━━ Entries shown

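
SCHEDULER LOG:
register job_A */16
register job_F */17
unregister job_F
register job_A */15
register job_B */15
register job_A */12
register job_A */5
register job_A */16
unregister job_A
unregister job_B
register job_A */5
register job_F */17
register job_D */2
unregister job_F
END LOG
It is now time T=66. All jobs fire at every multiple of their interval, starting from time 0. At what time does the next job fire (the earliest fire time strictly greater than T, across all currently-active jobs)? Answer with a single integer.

Op 1: register job_A */16 -> active={job_A:*/16}
Op 2: register job_F */17 -> active={job_A:*/16, job_F:*/17}
Op 3: unregister job_F -> active={job_A:*/16}
Op 4: register job_A */15 -> active={job_A:*/15}
Op 5: register job_B */15 -> active={job_A:*/15, job_B:*/15}
Op 6: register job_A */12 -> active={job_A:*/12, job_B:*/15}
Op 7: register job_A */5 -> active={job_A:*/5, job_B:*/15}
Op 8: register job_A */16 -> active={job_A:*/16, job_B:*/15}
Op 9: unregister job_A -> active={job_B:*/15}
Op 10: unregister job_B -> active={}
Op 11: register job_A */5 -> active={job_A:*/5}
Op 12: register job_F */17 -> active={job_A:*/5, job_F:*/17}
Op 13: register job_D */2 -> active={job_A:*/5, job_D:*/2, job_F:*/17}
Op 14: unregister job_F -> active={job_A:*/5, job_D:*/2}
  job_A: interval 5, next fire after T=66 is 70
  job_D: interval 2, next fire after T=66 is 68
Earliest fire time = 68 (job job_D)

Answer: 68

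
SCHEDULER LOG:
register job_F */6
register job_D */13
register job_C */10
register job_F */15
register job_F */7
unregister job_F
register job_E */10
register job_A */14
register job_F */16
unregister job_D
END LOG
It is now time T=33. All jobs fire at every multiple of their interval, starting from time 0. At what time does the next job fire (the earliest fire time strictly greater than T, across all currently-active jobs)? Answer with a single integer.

Answer: 40

Derivation:
Op 1: register job_F */6 -> active={job_F:*/6}
Op 2: register job_D */13 -> active={job_D:*/13, job_F:*/6}
Op 3: register job_C */10 -> active={job_C:*/10, job_D:*/13, job_F:*/6}
Op 4: register job_F */15 -> active={job_C:*/10, job_D:*/13, job_F:*/15}
Op 5: register job_F */7 -> active={job_C:*/10, job_D:*/13, job_F:*/7}
Op 6: unregister job_F -> active={job_C:*/10, job_D:*/13}
Op 7: register job_E */10 -> active={job_C:*/10, job_D:*/13, job_E:*/10}
Op 8: register job_A */14 -> active={job_A:*/14, job_C:*/10, job_D:*/13, job_E:*/10}
Op 9: register job_F */16 -> active={job_A:*/14, job_C:*/10, job_D:*/13, job_E:*/10, job_F:*/16}
Op 10: unregister job_D -> active={job_A:*/14, job_C:*/10, job_E:*/10, job_F:*/16}
  job_A: interval 14, next fire after T=33 is 42
  job_C: interval 10, next fire after T=33 is 40
  job_E: interval 10, next fire after T=33 is 40
  job_F: interval 16, next fire after T=33 is 48
Earliest fire time = 40 (job job_C)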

━━━━

The answer consists of the whole listing, restated exactly.

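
SCHEDULER LOG:
register job_A */16
register job_F */17
unregister job_F
register job_A */15
register job_B */15
register job_A */12
register job_A */5
register job_A */16
unregister job_A
unregister job_B
register job_A */5
register job_F */17
register job_D */2
unregister job_F
END LOG
It is now time T=66. All jobs fire at every multiple of their interval, starting from time 0. At what time does the next job fire (the earliest fire time strictly greater than T, across all currently-active jobs)? Answer with a single integer.

Op 1: register job_A */16 -> active={job_A:*/16}
Op 2: register job_F */17 -> active={job_A:*/16, job_F:*/17}
Op 3: unregister job_F -> active={job_A:*/16}
Op 4: register job_A */15 -> active={job_A:*/15}
Op 5: register job_B */15 -> active={job_A:*/15, job_B:*/15}
Op 6: register job_A */12 -> active={job_A:*/12, job_B:*/15}
Op 7: register job_A */5 -> active={job_A:*/5, job_B:*/15}
Op 8: register job_A */16 -> active={job_A:*/16, job_B:*/15}
Op 9: unregister job_A -> active={job_B:*/15}
Op 10: unregister job_B -> active={}
Op 11: register job_A */5 -> active={job_A:*/5}
Op 12: register job_F */17 -> active={job_A:*/5, job_F:*/17}
Op 13: register job_D */2 -> active={job_A:*/5, job_D:*/2, job_F:*/17}
Op 14: unregister job_F -> active={job_A:*/5, job_D:*/2}
  job_A: interval 5, next fire after T=66 is 70
  job_D: interval 2, next fire after T=66 is 68
Earliest fire time = 68 (job job_D)

Answer: 68

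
SCHEDULER LOG:
register job_F */6
register job_D */13
register job_C */10
register job_F */15
register job_F */7
unregister job_F
register job_E */10
register job_A */14
register job_F */16
unregister job_D
END LOG
It is now time T=33. All jobs fire at every multiple of their interval, starting from time 0. At what time does the next job fire (the earliest fire time strictly greater than T, across all currently-active jobs)? Answer with a single integer.

Answer: 40

Derivation:
Op 1: register job_F */6 -> active={job_F:*/6}
Op 2: register job_D */13 -> active={job_D:*/13, job_F:*/6}
Op 3: register job_C */10 -> active={job_C:*/10, job_D:*/13, job_F:*/6}
Op 4: register job_F */15 -> active={job_C:*/10, job_D:*/13, job_F:*/15}
Op 5: register job_F */7 -> active={job_C:*/10, job_D:*/13, job_F:*/7}
Op 6: unregister job_F -> active={job_C:*/10, job_D:*/13}
Op 7: register job_E */10 -> active={job_C:*/10, job_D:*/13, job_E:*/10}
Op 8: register job_A */14 -> active={job_A:*/14, job_C:*/10, job_D:*/13, job_E:*/10}
Op 9: register job_F */16 -> active={job_A:*/14, job_C:*/10, job_D:*/13, job_E:*/10, job_F:*/16}
Op 10: unregister job_D -> active={job_A:*/14, job_C:*/10, job_E:*/10, job_F:*/16}
  job_A: interval 14, next fire after T=33 is 42
  job_C: interval 10, next fire after T=33 is 40
  job_E: interval 10, next fire after T=33 is 40
  job_F: interval 16, next fire after T=33 is 48
Earliest fire time = 40 (job job_C)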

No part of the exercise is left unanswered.